▶ DATA SHOWN
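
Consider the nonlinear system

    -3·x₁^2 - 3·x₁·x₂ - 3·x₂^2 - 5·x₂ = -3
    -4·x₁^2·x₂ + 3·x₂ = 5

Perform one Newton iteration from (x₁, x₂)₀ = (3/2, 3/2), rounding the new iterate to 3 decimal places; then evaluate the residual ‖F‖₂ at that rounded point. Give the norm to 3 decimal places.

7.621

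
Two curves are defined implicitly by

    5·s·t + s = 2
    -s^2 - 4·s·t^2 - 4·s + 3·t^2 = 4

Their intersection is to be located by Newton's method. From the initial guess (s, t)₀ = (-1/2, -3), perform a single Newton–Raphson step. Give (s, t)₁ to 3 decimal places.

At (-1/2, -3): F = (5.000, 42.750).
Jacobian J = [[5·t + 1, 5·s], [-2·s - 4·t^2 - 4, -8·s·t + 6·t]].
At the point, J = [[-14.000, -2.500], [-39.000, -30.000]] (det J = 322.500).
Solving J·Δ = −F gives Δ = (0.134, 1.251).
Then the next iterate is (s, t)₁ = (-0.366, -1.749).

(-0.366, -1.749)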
---
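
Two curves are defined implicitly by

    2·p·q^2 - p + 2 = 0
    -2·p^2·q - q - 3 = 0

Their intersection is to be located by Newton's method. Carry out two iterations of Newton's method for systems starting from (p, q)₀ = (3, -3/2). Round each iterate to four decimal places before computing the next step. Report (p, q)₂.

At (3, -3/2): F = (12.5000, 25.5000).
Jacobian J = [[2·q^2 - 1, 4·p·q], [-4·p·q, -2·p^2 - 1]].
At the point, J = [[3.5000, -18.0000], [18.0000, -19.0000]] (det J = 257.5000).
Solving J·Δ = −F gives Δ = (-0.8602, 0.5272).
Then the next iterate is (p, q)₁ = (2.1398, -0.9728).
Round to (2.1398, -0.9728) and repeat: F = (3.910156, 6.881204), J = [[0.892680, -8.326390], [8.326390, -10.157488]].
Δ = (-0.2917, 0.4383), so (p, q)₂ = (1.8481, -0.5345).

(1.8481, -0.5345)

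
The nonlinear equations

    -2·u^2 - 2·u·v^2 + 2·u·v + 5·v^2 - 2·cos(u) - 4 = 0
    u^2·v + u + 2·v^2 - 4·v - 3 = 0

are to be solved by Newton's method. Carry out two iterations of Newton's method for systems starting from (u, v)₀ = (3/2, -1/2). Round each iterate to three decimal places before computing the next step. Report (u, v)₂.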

▶ BRIEF
Which lines above run from the one containing "2·p·q^2 - p + 2 = 0" down to the one containing "are to be solved"? Repeat exactly those, both ends included, and nothing else.

▶ RESULT FOR THIS EXERCISE
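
    2·p·q^2 - p + 2 = 0
    -2·p^2·q - q - 3 = 0

Their intersection is to be located by Newton's method. Carry out two iterations of Newton's method for systems starting from (p, q)₀ = (3, -3/2). Round each iterate to four decimal places before computing the next step. Report (p, q)₂.

At (3, -3/2): F = (12.5000, 25.5000).
Jacobian J = [[2·q^2 - 1, 4·p·q], [-4·p·q, -2·p^2 - 1]].
At the point, J = [[3.5000, -18.0000], [18.0000, -19.0000]] (det J = 257.5000).
Solving J·Δ = −F gives Δ = (-0.8602, 0.5272).
Then the next iterate is (p, q)₁ = (2.1398, -0.9728).
Round to (2.1398, -0.9728) and repeat: F = (3.910156, 6.881204), J = [[0.892680, -8.326390], [8.326390, -10.157488]].
Δ = (-0.2917, 0.4383), so (p, q)₂ = (1.8481, -0.5345).

(1.8481, -0.5345)

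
The nonlinear equations

    -2·u^2 - 2·u·v^2 + 2·u·v + 5·v^2 - 2·cos(u) - 4 = 0
    u^2·v + u + 2·v^2 - 4·v - 3 = 0

are to be solved by Newton's method. Carry out two iterations of Newton's method for systems starting from (u, v)₀ = (3/2, -1/2). Round each iterate to three decimal places before computing the next step. Report (u, v)₂.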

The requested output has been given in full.